**Problem to solve**
For the string "velarized", count the lines in the records below that contain it. Answer with that number alone.

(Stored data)

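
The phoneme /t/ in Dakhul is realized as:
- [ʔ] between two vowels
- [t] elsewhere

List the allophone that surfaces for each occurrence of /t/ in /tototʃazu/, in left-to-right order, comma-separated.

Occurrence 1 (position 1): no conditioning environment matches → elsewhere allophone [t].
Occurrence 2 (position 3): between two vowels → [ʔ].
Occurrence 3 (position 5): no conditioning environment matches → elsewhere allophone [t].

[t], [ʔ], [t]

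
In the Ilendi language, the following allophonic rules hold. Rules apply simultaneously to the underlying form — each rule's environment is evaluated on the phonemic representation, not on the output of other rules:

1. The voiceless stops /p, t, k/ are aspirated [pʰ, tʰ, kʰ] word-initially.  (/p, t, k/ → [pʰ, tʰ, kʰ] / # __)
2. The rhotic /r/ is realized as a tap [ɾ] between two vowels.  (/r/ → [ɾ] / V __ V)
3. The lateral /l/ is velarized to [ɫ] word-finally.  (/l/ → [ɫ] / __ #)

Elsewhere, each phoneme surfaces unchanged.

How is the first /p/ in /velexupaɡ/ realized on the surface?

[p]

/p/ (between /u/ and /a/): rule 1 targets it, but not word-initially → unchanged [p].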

--

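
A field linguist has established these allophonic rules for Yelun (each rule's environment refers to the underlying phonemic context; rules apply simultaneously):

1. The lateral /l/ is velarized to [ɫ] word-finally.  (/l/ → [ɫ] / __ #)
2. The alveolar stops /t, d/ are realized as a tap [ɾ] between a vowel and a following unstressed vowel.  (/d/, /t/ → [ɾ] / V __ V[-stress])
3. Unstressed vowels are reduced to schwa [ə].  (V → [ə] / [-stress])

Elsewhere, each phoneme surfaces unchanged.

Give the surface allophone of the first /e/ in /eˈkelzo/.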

--

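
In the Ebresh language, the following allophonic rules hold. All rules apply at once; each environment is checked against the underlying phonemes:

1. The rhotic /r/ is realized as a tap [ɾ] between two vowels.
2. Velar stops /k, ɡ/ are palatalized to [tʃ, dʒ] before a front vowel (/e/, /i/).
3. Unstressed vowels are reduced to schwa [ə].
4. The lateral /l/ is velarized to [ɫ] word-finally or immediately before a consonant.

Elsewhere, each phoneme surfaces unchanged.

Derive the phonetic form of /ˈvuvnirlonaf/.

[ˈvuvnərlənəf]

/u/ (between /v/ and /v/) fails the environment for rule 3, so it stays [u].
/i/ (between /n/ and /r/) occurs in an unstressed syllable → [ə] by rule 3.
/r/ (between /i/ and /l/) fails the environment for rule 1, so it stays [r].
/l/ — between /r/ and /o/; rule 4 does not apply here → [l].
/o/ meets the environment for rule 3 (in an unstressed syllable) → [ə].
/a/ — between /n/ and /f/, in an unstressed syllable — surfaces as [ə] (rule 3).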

**Output for this exercise**
3